* _EXERCISE DIRECTIONS_
All of the data below should be copied exactly as it stands.

[Dataset entries]
----

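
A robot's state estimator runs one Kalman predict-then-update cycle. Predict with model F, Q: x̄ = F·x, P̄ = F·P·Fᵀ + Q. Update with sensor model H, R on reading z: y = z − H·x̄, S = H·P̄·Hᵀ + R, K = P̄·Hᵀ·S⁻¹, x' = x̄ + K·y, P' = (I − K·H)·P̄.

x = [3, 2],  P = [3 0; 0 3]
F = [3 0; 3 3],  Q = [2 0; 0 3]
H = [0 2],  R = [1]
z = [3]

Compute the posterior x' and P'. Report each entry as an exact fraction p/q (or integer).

x' = [603/229, 357/229]
P' = [3725/229 27/229; 27/229 57/229]

x̄ = F·x = [9, 15]
P̄ = F·P·Fᵀ + Q = [29 27; 27 57]
y = z − H·x̄ = [-27]
S = H·P̄·Hᵀ + R = [229]
K = P̄·Hᵀ·S⁻¹ = [54/229; 114/229]
x' = x̄ + K·y = [603/229, 357/229]
P' = (I − K·H)·P̄ = [3725/229 27/229; 27/229 57/229]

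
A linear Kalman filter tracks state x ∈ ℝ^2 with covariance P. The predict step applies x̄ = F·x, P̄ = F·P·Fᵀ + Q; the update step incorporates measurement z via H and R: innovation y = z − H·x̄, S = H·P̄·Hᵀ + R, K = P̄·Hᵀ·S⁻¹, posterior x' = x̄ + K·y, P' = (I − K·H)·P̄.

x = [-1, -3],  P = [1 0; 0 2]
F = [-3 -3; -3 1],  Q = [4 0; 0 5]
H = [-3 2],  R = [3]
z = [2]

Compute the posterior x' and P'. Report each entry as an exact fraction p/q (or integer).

x' = [207/155, 437/155]
P' = [2041/310 2931/310; 2931/310 4431/310]

x̄ = F·x = [12, 0]
P̄ = F·P·Fᵀ + Q = [31 3; 3 16]
y = z − H·x̄ = [38]
S = H·P̄·Hᵀ + R = [310]
K = P̄·Hᵀ·S⁻¹ = [-87/310; 23/310]
x' = x̄ + K·y = [207/155, 437/155]
P' = (I − K·H)·P̄ = [2041/310 2931/310; 2931/310 4431/310]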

----

* _WRITTEN REPLY_
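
A robot's state estimator runs one Kalman predict-then-update cycle. Predict with model F, Q: x̄ = F·x, P̄ = F·P·Fᵀ + Q. Update with sensor model H, R on reading z: y = z − H·x̄, S = H·P̄·Hᵀ + R, K = P̄·Hᵀ·S⁻¹, x' = x̄ + K·y, P' = (I − K·H)·P̄.

x = [3, 2],  P = [3 0; 0 3]
F = [3 0; 3 3],  Q = [2 0; 0 3]
H = [0 2],  R = [1]
z = [3]

Compute the posterior x' and P'. Report each entry as an exact fraction p/q (or integer).

x' = [603/229, 357/229]
P' = [3725/229 27/229; 27/229 57/229]

x̄ = F·x = [9, 15]
P̄ = F·P·Fᵀ + Q = [29 27; 27 57]
y = z − H·x̄ = [-27]
S = H·P̄·Hᵀ + R = [229]
K = P̄·Hᵀ·S⁻¹ = [54/229; 114/229]
x' = x̄ + K·y = [603/229, 357/229]
P' = (I − K·H)·P̄ = [3725/229 27/229; 27/229 57/229]

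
A linear Kalman filter tracks state x ∈ ℝ^2 with covariance P. The predict step applies x̄ = F·x, P̄ = F·P·Fᵀ + Q; the update step incorporates measurement z via H and R: innovation y = z − H·x̄, S = H·P̄·Hᵀ + R, K = P̄·Hᵀ·S⁻¹, posterior x' = x̄ + K·y, P' = (I − K·H)·P̄.

x = [-1, -3],  P = [1 0; 0 2]
F = [-3 -3; -3 1],  Q = [4 0; 0 5]
H = [-3 2],  R = [3]
z = [2]

Compute the posterior x' and P'. Report each entry as an exact fraction p/q (or integer).

x' = [207/155, 437/155]
P' = [2041/310 2931/310; 2931/310 4431/310]

x̄ = F·x = [12, 0]
P̄ = F·P·Fᵀ + Q = [31 3; 3 16]
y = z − H·x̄ = [38]
S = H·P̄·Hᵀ + R = [310]
K = P̄·Hᵀ·S⁻¹ = [-87/310; 23/310]
x' = x̄ + K·y = [207/155, 437/155]
P' = (I − K·H)·P̄ = [2041/310 2931/310; 2931/310 4431/310]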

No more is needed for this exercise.